> [WORK INSTRUCTION]
Take the material below and reproduce, word for word, only the lines from the line with "Conventions: the tape" through the line with "Does this Turing".

> [RECORDS FOR PROCESSING]
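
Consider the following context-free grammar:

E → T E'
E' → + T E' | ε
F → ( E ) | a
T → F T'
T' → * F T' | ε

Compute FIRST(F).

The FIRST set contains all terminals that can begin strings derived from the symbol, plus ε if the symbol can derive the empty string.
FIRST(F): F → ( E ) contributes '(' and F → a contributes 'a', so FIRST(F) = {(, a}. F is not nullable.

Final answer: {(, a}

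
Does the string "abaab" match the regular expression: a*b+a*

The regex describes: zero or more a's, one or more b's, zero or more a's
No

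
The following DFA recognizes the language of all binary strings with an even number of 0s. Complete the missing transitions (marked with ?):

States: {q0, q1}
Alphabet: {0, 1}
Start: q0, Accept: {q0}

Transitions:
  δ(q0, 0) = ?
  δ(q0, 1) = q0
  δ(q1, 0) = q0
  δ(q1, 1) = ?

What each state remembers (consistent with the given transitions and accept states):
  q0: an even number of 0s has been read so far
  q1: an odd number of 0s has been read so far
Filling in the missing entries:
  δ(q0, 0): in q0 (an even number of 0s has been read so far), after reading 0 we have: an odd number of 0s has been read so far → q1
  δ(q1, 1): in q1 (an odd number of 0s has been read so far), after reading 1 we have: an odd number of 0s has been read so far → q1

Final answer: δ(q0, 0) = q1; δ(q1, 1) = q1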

...

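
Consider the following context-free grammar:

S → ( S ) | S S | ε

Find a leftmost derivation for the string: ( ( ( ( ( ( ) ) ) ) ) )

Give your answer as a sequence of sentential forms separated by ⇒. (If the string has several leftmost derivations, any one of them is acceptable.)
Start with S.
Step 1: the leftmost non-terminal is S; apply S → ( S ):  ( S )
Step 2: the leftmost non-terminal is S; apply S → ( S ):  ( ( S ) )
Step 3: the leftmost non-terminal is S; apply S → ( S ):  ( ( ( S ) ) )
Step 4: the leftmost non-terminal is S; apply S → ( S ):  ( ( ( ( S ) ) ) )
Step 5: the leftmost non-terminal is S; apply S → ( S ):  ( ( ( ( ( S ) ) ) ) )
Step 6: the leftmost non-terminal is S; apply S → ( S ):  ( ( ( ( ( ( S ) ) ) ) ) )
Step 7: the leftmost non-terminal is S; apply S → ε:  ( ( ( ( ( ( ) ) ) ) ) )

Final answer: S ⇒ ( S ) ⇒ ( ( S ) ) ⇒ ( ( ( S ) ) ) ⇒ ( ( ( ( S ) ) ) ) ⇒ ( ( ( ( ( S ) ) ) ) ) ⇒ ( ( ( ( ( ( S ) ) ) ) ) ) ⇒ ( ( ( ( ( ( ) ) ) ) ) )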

--

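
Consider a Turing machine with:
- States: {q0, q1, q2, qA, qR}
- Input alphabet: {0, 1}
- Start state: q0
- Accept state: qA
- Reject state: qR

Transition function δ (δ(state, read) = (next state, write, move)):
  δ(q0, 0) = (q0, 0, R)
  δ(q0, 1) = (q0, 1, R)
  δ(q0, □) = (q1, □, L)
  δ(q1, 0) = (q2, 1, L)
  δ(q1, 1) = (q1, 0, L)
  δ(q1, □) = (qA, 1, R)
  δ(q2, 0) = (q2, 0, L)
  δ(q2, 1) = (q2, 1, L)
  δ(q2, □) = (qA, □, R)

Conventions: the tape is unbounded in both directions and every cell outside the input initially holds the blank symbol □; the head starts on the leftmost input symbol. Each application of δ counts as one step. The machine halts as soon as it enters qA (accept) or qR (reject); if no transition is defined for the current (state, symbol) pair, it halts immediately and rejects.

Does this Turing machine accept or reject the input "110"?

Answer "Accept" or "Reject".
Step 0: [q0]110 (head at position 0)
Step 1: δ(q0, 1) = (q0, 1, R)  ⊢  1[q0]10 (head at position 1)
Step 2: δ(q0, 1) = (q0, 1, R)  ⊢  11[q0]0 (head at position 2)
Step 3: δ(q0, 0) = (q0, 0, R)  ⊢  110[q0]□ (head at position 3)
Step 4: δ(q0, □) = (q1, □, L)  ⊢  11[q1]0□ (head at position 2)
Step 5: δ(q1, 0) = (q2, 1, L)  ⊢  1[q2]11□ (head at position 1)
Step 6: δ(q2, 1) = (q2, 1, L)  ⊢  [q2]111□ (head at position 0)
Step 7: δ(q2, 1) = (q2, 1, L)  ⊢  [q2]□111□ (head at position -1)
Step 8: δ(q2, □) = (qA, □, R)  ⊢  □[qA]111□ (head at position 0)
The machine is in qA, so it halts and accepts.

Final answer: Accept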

> [REPLY TO THE EXERCISE]
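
Conventions: the tape is unbounded in both directions and every cell outside the input initially holds the blank symbol □; the head starts on the leftmost input symbol. Each application of δ counts as one step. The machine halts as soon as it enters qA (accept) or qR (reject); if no transition is defined for the current (state, symbol) pair, it halts immediately and rejects.

Does this Turing machine accept or reject the input "110"?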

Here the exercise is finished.